■ How to complete this task ■
Repeat nothing but the lines below running from the one containing "Calculate the pH of a buffer solution containing 0.17" to the one containing "Ka of benzoic acid = 5.14e-05". Keep both end lines.

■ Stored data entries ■
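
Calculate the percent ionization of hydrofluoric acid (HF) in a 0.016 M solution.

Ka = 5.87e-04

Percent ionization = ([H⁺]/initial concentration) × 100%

Using Ka equilibrium: x² + Ka×x - Ka×C = 0. Solving: [H⁺] = 2.7852e-03. Percent = (2.7852e-03/0.016) × 100

Percent ionization = 17.4%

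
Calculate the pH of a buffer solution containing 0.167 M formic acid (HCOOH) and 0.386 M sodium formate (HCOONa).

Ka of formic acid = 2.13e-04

pKa = -log(2.13e-04) = 3.67. pH = pKa + log([A⁻]/[HA]) = 3.67 + log(0.386/0.167)

pH = 4.04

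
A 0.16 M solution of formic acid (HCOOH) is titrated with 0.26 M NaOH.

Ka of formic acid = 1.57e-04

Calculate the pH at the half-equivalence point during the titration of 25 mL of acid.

At half-equivalence [HA] = [A⁻], so Henderson-Hasselbalch gives pH = pKa = -log(1.57e-04) = 3.80.

pH = pKa = 3.80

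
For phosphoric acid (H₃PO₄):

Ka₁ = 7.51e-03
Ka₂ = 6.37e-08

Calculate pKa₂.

pKa₂ = -log(Ka₂) = -log(6.37e-08) = 7.20.

pK_{a2} = 7.20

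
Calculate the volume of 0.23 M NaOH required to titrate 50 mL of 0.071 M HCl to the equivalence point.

At equivalence: moles acid = moles base. moles HCl = 0.071 × 50/1000 = 0.00355 mol. V_base = moles / 0.23 × 1000 = 15.4 mL.

V_{base} = 15.4 mL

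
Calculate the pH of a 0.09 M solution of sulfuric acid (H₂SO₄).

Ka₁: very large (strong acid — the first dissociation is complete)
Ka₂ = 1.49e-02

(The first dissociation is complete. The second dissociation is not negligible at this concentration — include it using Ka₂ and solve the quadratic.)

First dissociation is complete: [H⁺]₀ = [HSO₄⁻]₀ = C = 0.09 M. Second dissociation HSO₄⁻ ⇌ H⁺ + SO₄²⁻: let x = [SO₄²⁻]. Ka₂ = (C + x)·x / (C − x) = 1.49e-02 → x² + (C + Ka₂)·x − Ka₂·C = 0 → x² + 0.10490·x − 1.341e-03 = 0. x = (−0.10490 + √(0.10490² + 4 × 1.341e-03)) / 2 = 1.1519e-02 M. [H⁺] = C + x = 0.09 + 1.1519e-02 = 1.0152e-01 M. pH = -log(1.0152e-01) = 0.99.

pH = 0.99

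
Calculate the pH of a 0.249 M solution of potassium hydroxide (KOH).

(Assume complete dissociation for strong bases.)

[OH⁻] = 0.249 M for strong base. pOH = -log[OH⁻] = 0.60, pH = 14 - pOH

pH = 13.40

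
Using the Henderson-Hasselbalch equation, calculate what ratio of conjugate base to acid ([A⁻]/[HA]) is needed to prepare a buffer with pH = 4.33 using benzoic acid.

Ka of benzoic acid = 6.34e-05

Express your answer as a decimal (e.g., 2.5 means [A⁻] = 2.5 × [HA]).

pKa = -log(6.34e-05) = 4.1979. pH = pKa + log([A⁻]/[HA]), so log([A⁻]/[HA]) = pH − pKa = 4.33 − 4.1979 = 0.1321. [A⁻]/[HA] = 10^(0.1321) = 1.36

[A⁻]/[HA] = 1.36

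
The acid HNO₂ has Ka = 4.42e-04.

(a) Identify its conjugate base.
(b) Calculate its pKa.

(a) The conjugate base is formed by removing one H⁺ from HNO₂, giving NO₂⁻. (b) pKa = -log(Ka) = -log(4.42e-04) = 3.35.

Conjugate base: NO₂⁻; pK_a = 3.35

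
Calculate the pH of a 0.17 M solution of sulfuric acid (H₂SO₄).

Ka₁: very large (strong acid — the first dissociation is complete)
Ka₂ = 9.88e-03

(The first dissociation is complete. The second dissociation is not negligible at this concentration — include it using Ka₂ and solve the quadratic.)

First dissociation is complete: [H⁺]₀ = [HSO₄⁻]₀ = C = 0.17 M. Second dissociation HSO₄⁻ ⇌ H⁺ + SO₄²⁻: let x = [SO₄²⁻]. Ka₂ = (C + x)·x / (C − x) = 9.88e-03 → x² + (C + Ka₂)·x − Ka₂·C = 0 → x² + 0.17988·x − 1.680e-03 = 0. x = (−0.17988 + √(0.17988² + 4 × 1.680e-03)) / 2 = 8.8973e-03 M. [H⁺] = C + x = 0.17 + 8.8973e-03 = 1.7890e-01 M. pH = -log(1.7890e-01) = 0.75.

pH = 0.75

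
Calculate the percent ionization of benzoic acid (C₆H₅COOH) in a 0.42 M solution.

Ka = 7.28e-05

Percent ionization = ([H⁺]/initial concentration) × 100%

Using Ka equilibrium: x² + Ka×x - Ka×C = 0. Solving: [H⁺] = 5.4933e-03. Percent = (5.4933e-03/0.42) × 100

Percent ionization = 1.31%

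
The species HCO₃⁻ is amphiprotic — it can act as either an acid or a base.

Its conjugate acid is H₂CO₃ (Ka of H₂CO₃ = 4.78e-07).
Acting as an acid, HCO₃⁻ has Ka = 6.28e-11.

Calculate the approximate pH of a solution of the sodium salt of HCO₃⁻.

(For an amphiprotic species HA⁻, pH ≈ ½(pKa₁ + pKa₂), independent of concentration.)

pKa₁ = -log(4.78e-07) = 6.32; pKa₂ = -log(6.28e-11) = 10.20. For an amphiprotic species, pH ≈ ½(pKa₁ + pKa₂) = ½(6.32 + 10.20) = 8.26.

pH = 8.26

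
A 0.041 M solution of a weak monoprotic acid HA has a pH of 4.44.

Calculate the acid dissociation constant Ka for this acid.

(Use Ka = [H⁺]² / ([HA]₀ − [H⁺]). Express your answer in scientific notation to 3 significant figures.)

[H⁺] = 10^(−pH) = 10^(−4.44) = 3.631e-05 M. For HA ⇌ H⁺ + A⁻, Ka = [H⁺][A⁻]/[HA] = [H⁺]² / ([HA]₀ − [H⁺]) = (3.631e-05)² / (0.041 − 3.631e-05) = 3.22e-08.

K_a = 3.22e-08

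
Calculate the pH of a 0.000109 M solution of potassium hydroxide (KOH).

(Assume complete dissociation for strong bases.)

[OH⁻] = 0.000109 M for strong base. pOH = -log[OH⁻] = 3.96, pH = 14 - pOH

pH = 10.04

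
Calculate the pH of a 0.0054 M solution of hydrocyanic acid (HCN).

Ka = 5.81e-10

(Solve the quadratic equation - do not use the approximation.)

x² + Ka×x - Ka×C = 0. Using quadratic formula: [H⁺] = 1.7710e-06

pH = 5.75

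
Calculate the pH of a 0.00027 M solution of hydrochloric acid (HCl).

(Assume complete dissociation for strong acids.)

[H⁺] = 0.00027 M for strong acid. pH = -log[H⁺] = -log(0.00027)

pH = 3.57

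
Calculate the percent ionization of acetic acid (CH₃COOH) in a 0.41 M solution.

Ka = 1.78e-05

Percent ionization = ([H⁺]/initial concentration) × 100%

Using Ka equilibrium: x² + Ka×x - Ka×C = 0. Solving: [H⁺] = 2.6926e-03. Percent = (2.6926e-03/0.41) × 100

Percent ionization = 0.657%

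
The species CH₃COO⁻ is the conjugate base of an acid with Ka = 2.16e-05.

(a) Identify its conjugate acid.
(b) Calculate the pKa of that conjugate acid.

(a) The conjugate acid is formed by adding one H⁺ to CH₃COO⁻, giving CH₃COOH. (b) pKa = -log(Ka) = -log(2.16e-05) = 4.67.

Conjugate acid: CH₃COOH; pK_a = 4.67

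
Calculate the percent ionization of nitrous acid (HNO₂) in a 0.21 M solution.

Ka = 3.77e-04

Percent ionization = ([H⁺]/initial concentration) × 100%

Using Ka equilibrium: x² + Ka×x - Ka×C = 0. Solving: [H⁺] = 8.7112e-03. Percent = (8.7112e-03/0.21) × 100

Percent ionization = 4.15%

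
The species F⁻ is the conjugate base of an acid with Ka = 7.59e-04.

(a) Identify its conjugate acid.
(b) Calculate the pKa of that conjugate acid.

(a) The conjugate acid is formed by adding one H⁺ to F⁻, giving HF. (b) pKa = -log(Ka) = -log(7.59e-04) = 3.12.

Conjugate acid: HF; pK_a = 3.12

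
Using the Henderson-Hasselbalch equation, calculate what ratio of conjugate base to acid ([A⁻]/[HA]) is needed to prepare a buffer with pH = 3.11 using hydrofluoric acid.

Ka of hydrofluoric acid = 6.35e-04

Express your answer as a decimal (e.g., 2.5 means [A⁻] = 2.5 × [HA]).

pKa = -log(6.35e-04) = 3.1972. pH = pKa + log([A⁻]/[HA]), so log([A⁻]/[HA]) = pH − pKa = 3.11 − 3.1972 = -0.0872. [A⁻]/[HA] = 10^(-0.0872) = 0.818

[A⁻]/[HA] = 0.818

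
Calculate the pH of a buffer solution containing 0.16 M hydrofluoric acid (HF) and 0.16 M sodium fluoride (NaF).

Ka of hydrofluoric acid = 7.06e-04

pKa = -log(7.06e-04) = 3.15. pH = pKa + log([A⁻]/[HA]) = 3.15 + log(0.16/0.16)

pH = 3.15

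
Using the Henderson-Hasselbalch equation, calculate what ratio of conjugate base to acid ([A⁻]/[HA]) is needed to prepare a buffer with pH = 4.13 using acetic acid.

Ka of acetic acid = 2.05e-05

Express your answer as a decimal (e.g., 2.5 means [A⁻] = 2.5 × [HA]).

pKa = -log(2.05e-05) = 4.6882. pH = pKa + log([A⁻]/[HA]), so log([A⁻]/[HA]) = pH − pKa = 4.13 − 4.6882 = -0.5582. [A⁻]/[HA] = 10^(-0.5582) = 0.277

[A⁻]/[HA] = 0.277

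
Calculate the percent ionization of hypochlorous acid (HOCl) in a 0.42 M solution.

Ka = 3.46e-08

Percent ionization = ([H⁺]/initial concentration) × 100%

Using Ka equilibrium: x² + Ka×x - Ka×C = 0. Solving: [H⁺] = 1.2053e-04. Percent = (1.2053e-04/0.42) × 100

Percent ionization = 0.0287%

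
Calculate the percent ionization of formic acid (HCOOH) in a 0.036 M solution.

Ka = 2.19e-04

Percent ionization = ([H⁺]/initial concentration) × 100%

Using Ka equilibrium: x² + Ka×x - Ka×C = 0. Solving: [H⁺] = 2.7005e-03. Percent = (2.7005e-03/0.036) × 100

Percent ionization = 7.5%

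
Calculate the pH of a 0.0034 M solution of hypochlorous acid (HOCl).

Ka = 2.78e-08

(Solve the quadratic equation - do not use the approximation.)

x² + Ka×x - Ka×C = 0. Using quadratic formula: [H⁺] = 9.7082e-06

pH = 5.01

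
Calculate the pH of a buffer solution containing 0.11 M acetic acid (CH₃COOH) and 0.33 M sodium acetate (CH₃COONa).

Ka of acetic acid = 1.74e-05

pKa = -log(1.74e-05) = 4.76. pH = pKa + log([A⁻]/[HA]) = 4.76 + log(0.33/0.11)

pH = 5.24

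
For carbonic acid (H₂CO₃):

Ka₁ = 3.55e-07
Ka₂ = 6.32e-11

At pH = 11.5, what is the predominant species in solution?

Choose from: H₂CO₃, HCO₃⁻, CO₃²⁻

pKa₁ = 6.45, pKa₂ = 10.20. For a polyprotic acid the predominant species crosses at each pKa: below pKa_n the protonated form dominates, above it the deprotonated form does. At pH = 11.5, the predominant species is CO₃²⁻.

CO₃²⁻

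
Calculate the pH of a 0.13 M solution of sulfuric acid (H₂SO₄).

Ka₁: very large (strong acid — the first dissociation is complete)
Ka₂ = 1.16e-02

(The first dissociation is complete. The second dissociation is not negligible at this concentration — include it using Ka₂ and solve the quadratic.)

First dissociation is complete: [H⁺]₀ = [HSO₄⁻]₀ = C = 0.13 M. Second dissociation HSO₄⁻ ⇌ H⁺ + SO₄²⁻: let x = [SO₄²⁻]. Ka₂ = (C + x)·x / (C − x) = 1.16e-02 → x² + (C + Ka₂)·x − Ka₂·C = 0 → x² + 0.14160·x − 1.508e-03 = 0. x = (−0.14160 + √(0.14160² + 4 × 1.508e-03)) / 2 = 9.9505e-03 M. [H⁺] = C + x = 0.13 + 9.9505e-03 = 1.3995e-01 M. pH = -log(1.3995e-01) = 0.85.

pH = 0.85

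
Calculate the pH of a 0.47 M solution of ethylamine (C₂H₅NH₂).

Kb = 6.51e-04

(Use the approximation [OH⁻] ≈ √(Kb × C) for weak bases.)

[OH⁻] = √(Kb × C) = √(6.51e-04 × 0.47) = 1.7492e-02. pOH = 1.76, pH = 14 - pOH

pH = 12.24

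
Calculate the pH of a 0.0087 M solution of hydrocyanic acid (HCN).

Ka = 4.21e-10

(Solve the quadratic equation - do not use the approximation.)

x² + Ka×x - Ka×C = 0. Using quadratic formula: [H⁺] = 1.9136e-06

pH = 5.72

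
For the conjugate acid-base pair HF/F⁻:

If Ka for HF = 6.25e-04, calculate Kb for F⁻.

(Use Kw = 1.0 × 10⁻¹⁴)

For a conjugate pair Ka × Kb = Kw, so Kb = Kw/Ka = 1.0 × 10⁻¹⁴ / 6.25e-04 = 1.60e-11.

K_b = 1.60e-11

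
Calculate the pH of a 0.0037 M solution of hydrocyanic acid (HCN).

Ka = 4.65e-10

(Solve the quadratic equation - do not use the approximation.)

x² + Ka×x - Ka×C = 0. Using quadratic formula: [H⁺] = 1.3114e-06

pH = 5.88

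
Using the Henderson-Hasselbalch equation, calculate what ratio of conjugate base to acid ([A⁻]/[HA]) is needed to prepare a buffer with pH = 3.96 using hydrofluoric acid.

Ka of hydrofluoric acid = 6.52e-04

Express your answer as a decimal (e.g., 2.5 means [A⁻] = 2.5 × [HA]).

pKa = -log(6.52e-04) = 3.1858. pH = pKa + log([A⁻]/[HA]), so log([A⁻]/[HA]) = pH − pKa = 3.96 − 3.1858 = 0.7742. [A⁻]/[HA] = 10^(0.7742) = 5.95

[A⁻]/[HA] = 5.95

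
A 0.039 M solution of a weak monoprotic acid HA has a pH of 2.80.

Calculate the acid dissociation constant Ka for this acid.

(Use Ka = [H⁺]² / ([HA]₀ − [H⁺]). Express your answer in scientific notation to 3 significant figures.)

[H⁺] = 10^(−pH) = 10^(−2.80) = 1.585e-03 M. For HA ⇌ H⁺ + A⁻, Ka = [H⁺][A⁻]/[HA] = [H⁺]² / ([HA]₀ − [H⁺]) = (1.585e-03)² / (0.039 − 1.585e-03) = 6.71e-05.

K_a = 6.71e-05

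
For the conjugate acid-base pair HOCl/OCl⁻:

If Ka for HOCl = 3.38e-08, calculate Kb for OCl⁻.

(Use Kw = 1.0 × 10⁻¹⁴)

For a conjugate pair Ka × Kb = Kw, so Kb = Kw/Ka = 1.0 × 10⁻¹⁴ / 3.38e-08 = 2.96e-07.

K_b = 2.96e-07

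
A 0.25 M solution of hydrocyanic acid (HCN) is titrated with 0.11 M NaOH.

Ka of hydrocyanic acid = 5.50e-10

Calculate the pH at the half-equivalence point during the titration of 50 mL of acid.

At half-equivalence [HA] = [A⁻], so Henderson-Hasselbalch gives pH = pKa = -log(5.50e-10) = 9.26.

pH = pKa = 9.26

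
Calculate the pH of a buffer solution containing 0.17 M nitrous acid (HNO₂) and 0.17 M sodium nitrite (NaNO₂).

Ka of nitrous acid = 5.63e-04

pKa = -log(5.63e-04) = 3.25. pH = pKa + log([A⁻]/[HA]) = 3.25 + log(0.17/0.17)

pH = 3.25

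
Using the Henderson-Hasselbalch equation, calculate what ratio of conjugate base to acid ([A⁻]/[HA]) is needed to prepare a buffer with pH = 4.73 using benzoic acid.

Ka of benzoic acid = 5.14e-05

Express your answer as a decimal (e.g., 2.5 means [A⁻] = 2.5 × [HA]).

pKa = -log(5.14e-05) = 4.2890. pH = pKa + log([A⁻]/[HA]), so log([A⁻]/[HA]) = pH − pKa = 4.73 − 4.2890 = 0.4410. [A⁻]/[HA] = 10^(0.4410) = 2.76

[A⁻]/[HA] = 2.76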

■ Completed exercise ■
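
Calculate the pH of a buffer solution containing 0.17 M nitrous acid (HNO₂) and 0.17 M sodium nitrite (NaNO₂).

Ka of nitrous acid = 5.63e-04

pKa = -log(5.63e-04) = 3.25. pH = pKa + log([A⁻]/[HA]) = 3.25 + log(0.17/0.17)

pH = 3.25

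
Using the Henderson-Hasselbalch equation, calculate what ratio of conjugate base to acid ([A⁻]/[HA]) is needed to prepare a buffer with pH = 4.73 using benzoic acid.

Ka of benzoic acid = 5.14e-05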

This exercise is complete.